# PROBLEM DETAILS
Send every record back word for word.

(Data entries)
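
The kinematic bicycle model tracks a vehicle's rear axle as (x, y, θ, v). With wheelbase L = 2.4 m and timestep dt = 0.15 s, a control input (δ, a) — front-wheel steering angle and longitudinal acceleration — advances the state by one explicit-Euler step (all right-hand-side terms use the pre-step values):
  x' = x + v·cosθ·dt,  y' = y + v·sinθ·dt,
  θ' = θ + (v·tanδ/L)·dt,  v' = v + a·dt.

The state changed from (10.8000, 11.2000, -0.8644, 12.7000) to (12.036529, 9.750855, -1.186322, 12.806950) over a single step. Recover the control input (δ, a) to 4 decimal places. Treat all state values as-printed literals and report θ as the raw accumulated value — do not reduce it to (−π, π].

δ = -0.3853, a = 0.7130

a = (v'−v)/dt = (0.106950)/0.15 = 0.7130
Δθ = θ'−θ = -0.321922;  (v·dt/L) = 12.7000·0.15/2.4 = 0.793750
tan δ = Δθ·L/(v·dt) = -0.405571  →  δ = -0.3853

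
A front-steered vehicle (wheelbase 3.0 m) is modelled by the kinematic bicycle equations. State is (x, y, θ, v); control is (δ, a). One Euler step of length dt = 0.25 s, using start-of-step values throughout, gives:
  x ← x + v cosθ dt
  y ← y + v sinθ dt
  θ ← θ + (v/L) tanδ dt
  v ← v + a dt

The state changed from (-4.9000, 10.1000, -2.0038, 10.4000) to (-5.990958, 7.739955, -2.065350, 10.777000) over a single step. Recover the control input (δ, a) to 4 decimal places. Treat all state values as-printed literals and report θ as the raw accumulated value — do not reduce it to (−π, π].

a = (v'−v)/dt = (0.377000)/0.25 = 1.5080
Δθ = θ'−θ = -0.061550;  (v·dt/L) = 10.4000·0.25/3.0 = 0.866667
tan δ = Δθ·L/(v·dt) = -0.071019  →  δ = -0.0709

δ = -0.0709, a = 1.5080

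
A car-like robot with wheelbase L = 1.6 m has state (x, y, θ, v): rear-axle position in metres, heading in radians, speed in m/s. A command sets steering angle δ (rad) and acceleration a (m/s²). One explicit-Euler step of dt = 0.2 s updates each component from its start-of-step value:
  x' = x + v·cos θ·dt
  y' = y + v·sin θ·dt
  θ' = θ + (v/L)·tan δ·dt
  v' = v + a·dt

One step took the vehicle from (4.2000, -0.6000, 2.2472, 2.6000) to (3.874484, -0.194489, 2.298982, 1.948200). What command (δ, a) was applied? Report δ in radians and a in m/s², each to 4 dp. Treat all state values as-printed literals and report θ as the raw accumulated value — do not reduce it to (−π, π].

δ = 0.1580, a = -3.2590

a = (v'−v)/dt = (-0.651800)/0.2 = -3.2590
Δθ = θ'−θ = 0.051782;  (v·dt/L) = 2.6000·0.2/1.6 = 0.325000
tan δ = Δθ·L/(v·dt) = 0.159329  →  δ = 0.1580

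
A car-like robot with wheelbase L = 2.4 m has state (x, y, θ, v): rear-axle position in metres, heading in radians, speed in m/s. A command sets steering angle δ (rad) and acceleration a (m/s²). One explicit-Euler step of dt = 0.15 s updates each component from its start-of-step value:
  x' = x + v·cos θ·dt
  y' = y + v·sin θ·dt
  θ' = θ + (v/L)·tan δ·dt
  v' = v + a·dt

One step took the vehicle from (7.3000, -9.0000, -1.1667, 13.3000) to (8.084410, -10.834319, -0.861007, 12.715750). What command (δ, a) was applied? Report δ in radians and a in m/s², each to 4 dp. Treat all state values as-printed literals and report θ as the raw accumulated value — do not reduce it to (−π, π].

a = (v'−v)/dt = (-0.584250)/0.15 = -3.8950
Δθ = θ'−θ = 0.305693;  (v·dt/L) = 13.3000·0.15/2.4 = 0.831250
tan δ = Δθ·L/(v·dt) = 0.367751  →  δ = 0.3524

δ = 0.3524, a = -3.8950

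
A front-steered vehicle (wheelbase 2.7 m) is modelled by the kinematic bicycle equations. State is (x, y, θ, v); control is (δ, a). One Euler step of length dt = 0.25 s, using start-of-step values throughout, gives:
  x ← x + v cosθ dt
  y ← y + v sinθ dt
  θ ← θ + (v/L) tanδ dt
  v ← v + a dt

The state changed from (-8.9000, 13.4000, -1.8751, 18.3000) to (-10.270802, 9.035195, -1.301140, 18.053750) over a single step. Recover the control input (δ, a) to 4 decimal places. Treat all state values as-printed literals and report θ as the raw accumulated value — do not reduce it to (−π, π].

a = (v'−v)/dt = (-0.246250)/0.25 = -0.9850
Δθ = θ'−θ = 0.573960;  (v·dt/L) = 18.3000·0.25/2.7 = 1.694444
tan δ = Δθ·L/(v·dt) = 0.338730  →  δ = 0.3266

δ = 0.3266, a = -0.9850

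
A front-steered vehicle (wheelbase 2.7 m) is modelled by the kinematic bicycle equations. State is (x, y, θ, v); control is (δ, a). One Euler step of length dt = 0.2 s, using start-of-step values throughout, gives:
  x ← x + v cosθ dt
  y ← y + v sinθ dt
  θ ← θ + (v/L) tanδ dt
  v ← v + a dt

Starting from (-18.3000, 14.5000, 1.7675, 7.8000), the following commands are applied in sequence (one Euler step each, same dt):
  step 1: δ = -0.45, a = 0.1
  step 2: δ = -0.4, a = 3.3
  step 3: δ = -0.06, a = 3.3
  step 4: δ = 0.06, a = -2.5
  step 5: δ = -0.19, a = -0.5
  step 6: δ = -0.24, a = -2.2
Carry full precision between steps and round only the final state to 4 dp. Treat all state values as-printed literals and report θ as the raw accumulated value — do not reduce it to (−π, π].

(-15.9886, 24.0799, 0.9685, 8.1000)

after step 1 (δ=-0.45, a=0.1): (-18.604883, 16.029917, 1.488402, 7.820000)
after step 2 (δ=-0.4, a=3.3): (-18.476163, 17.588611, 1.243495, 8.480000)
after step 3 (δ=-0.06, a=3.3): (-17.930917, 19.194576, 1.205760, 9.140000)
after step 4 (δ=0.06, a=-2.5): (-17.278353, 20.902131, 1.246431, 8.640000)
after step 5 (δ=-0.19, a=-0.5): (-16.727627, 22.540022, 1.123347, 8.540000)
after step 6 (δ=-0.24, a=-2.2): (-15.988631, 24.079875, 0.968541, 8.100000)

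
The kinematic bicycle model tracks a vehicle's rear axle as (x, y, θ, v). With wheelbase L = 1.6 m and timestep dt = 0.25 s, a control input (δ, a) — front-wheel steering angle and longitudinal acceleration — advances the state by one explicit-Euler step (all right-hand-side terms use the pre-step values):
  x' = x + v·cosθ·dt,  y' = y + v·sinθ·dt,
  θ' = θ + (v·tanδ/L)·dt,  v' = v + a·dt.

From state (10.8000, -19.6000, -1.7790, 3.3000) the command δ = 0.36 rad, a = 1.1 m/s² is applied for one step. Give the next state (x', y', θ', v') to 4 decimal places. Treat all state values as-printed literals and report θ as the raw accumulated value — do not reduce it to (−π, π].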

# EXERCISE OUTPUT
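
The kinematic bicycle model tracks a vehicle's rear axle as (x, y, θ, v). With wheelbase L = 2.4 m and timestep dt = 0.15 s, a control input (δ, a) — front-wheel steering angle and longitudinal acceleration — advances the state by one explicit-Euler step (all right-hand-side terms use the pre-step values):
  x' = x + v·cosθ·dt,  y' = y + v·sinθ·dt,
  θ' = θ + (v·tanδ/L)·dt,  v' = v + a·dt.

The state changed from (10.8000, 11.2000, -0.8644, 12.7000) to (12.036529, 9.750855, -1.186322, 12.806950) over a single step. Recover the control input (δ, a) to 4 decimal places. Treat all state values as-printed literals and report θ as the raw accumulated value — do not reduce it to (−π, π].

δ = -0.3853, a = 0.7130

a = (v'−v)/dt = (0.106950)/0.15 = 0.7130
Δθ = θ'−θ = -0.321922;  (v·dt/L) = 12.7000·0.15/2.4 = 0.793750
tan δ = Δθ·L/(v·dt) = -0.405571  →  δ = -0.3853

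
A front-steered vehicle (wheelbase 3.0 m) is modelled by the kinematic bicycle equations. State is (x, y, θ, v); control is (δ, a). One Euler step of length dt = 0.25 s, using start-of-step values throughout, gives:
  x ← x + v cosθ dt
  y ← y + v sinθ dt
  θ ← θ + (v/L) tanδ dt
  v ← v + a dt

The state changed from (-4.9000, 10.1000, -2.0038, 10.4000) to (-5.990958, 7.739955, -2.065350, 10.777000) over a single step. Recover the control input (δ, a) to 4 decimal places. Treat all state values as-printed literals and report θ as the raw accumulated value — do not reduce it to (−π, π].

a = (v'−v)/dt = (0.377000)/0.25 = 1.5080
Δθ = θ'−θ = -0.061550;  (v·dt/L) = 10.4000·0.25/3.0 = 0.866667
tan δ = Δθ·L/(v·dt) = -0.071019  →  δ = -0.0709

δ = -0.0709, a = 1.5080

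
A car-like robot with wheelbase L = 1.6 m has state (x, y, θ, v): rear-axle position in metres, heading in radians, speed in m/s. A command sets steering angle δ (rad) and acceleration a (m/s²). One explicit-Euler step of dt = 0.2 s updates each component from its start-of-step value:
  x' = x + v·cos θ·dt
  y' = y + v·sin θ·dt
  θ' = θ + (v/L)·tan δ·dt
  v' = v + a·dt

One step took the vehicle from (4.2000, -0.6000, 2.2472, 2.6000) to (3.874484, -0.194489, 2.298982, 1.948200). What command (δ, a) was applied? Report δ in radians and a in m/s², each to 4 dp. Treat all state values as-printed literals and report θ as the raw accumulated value — do not reduce it to (−π, π].

δ = 0.1580, a = -3.2590

a = (v'−v)/dt = (-0.651800)/0.2 = -3.2590
Δθ = θ'−θ = 0.051782;  (v·dt/L) = 2.6000·0.2/1.6 = 0.325000
tan δ = Δθ·L/(v·dt) = 0.159329  →  δ = 0.1580

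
A car-like robot with wheelbase L = 2.4 m has state (x, y, θ, v): rear-axle position in metres, heading in radians, speed in m/s. A command sets steering angle δ (rad) and acceleration a (m/s²). One explicit-Euler step of dt = 0.15 s updates each component from its start-of-step value:
  x' = x + v·cos θ·dt
  y' = y + v·sin θ·dt
  θ' = θ + (v/L)·tan δ·dt
  v' = v + a·dt

One step took the vehicle from (7.3000, -9.0000, -1.1667, 13.3000) to (8.084410, -10.834319, -0.861007, 12.715750). What command (δ, a) was applied? Report δ in radians and a in m/s², each to 4 dp. Treat all state values as-printed literals and report θ as the raw accumulated value — do not reduce it to (−π, π].

a = (v'−v)/dt = (-0.584250)/0.15 = -3.8950
Δθ = θ'−θ = 0.305693;  (v·dt/L) = 13.3000·0.15/2.4 = 0.831250
tan δ = Δθ·L/(v·dt) = 0.367751  →  δ = 0.3524

δ = 0.3524, a = -3.8950

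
A front-steered vehicle (wheelbase 2.7 m) is modelled by the kinematic bicycle equations. State is (x, y, θ, v); control is (δ, a). One Euler step of length dt = 0.25 s, using start-of-step values throughout, gives:
  x ← x + v cosθ dt
  y ← y + v sinθ dt
  θ ← θ + (v/L) tanδ dt
  v ← v + a dt

The state changed from (-8.9000, 13.4000, -1.8751, 18.3000) to (-10.270802, 9.035195, -1.301140, 18.053750) over a single step. Recover the control input (δ, a) to 4 decimal places. Treat all state values as-printed literals and report θ as the raw accumulated value — do not reduce it to (−π, π].

a = (v'−v)/dt = (-0.246250)/0.25 = -0.9850
Δθ = θ'−θ = 0.573960;  (v·dt/L) = 18.3000·0.25/2.7 = 1.694444
tan δ = Δθ·L/(v·dt) = 0.338730  →  δ = 0.3266

δ = 0.3266, a = -0.9850

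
A front-steered vehicle (wheelbase 2.7 m) is modelled by the kinematic bicycle equations. State is (x, y, θ, v); control is (δ, a). One Euler step of length dt = 0.2 s, using start-of-step values throughout, gives:
  x ← x + v cosθ dt
  y ← y + v sinθ dt
  θ ← θ + (v/L) tanδ dt
  v ← v + a dt

Starting from (-18.3000, 14.5000, 1.7675, 7.8000), the following commands are applied in sequence (one Euler step each, same dt):
  step 1: δ = -0.45, a = 0.1
  step 2: δ = -0.4, a = 3.3
  step 3: δ = -0.06, a = 3.3
  step 4: δ = 0.06, a = -2.5
  step 5: δ = -0.19, a = -0.5
  step 6: δ = -0.24, a = -2.2
Carry full precision between steps and round only the final state to 4 dp. Treat all state values as-printed literals and report θ as the raw accumulated value — do not reduce it to (−π, π].

(-15.9886, 24.0799, 0.9685, 8.1000)

after step 1 (δ=-0.45, a=0.1): (-18.604883, 16.029917, 1.488402, 7.820000)
after step 2 (δ=-0.4, a=3.3): (-18.476163, 17.588611, 1.243495, 8.480000)
after step 3 (δ=-0.06, a=3.3): (-17.930917, 19.194576, 1.205760, 9.140000)
after step 4 (δ=0.06, a=-2.5): (-17.278353, 20.902131, 1.246431, 8.640000)
after step 5 (δ=-0.19, a=-0.5): (-16.727627, 22.540022, 1.123347, 8.540000)
after step 6 (δ=-0.24, a=-2.2): (-15.988631, 24.079875, 0.968541, 8.100000)

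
The kinematic bicycle model tracks a vehicle's rear axle as (x, y, θ, v). With wheelbase L = 1.6 m and timestep dt = 0.25 s, a control input (δ, a) — front-wheel steering angle and longitudinal acceleration — advances the state by one explicit-Euler step (all right-hand-side terms use the pre-step values):
  x' = x + v·cosθ·dt,  y' = y + v·sinθ·dt,
  θ' = θ + (v·tanδ/L)·dt,  v' = v + a·dt.

From state (10.8000, -19.6000, -1.7790, 3.3000) the command δ = 0.36 rad, a = 1.1 m/s² is applied for one step. Give the next state (x', y', θ', v') to 4 decimal places. Treat all state values as-printed literals and report θ as the raw accumulated value — do not reduce it to (−π, π].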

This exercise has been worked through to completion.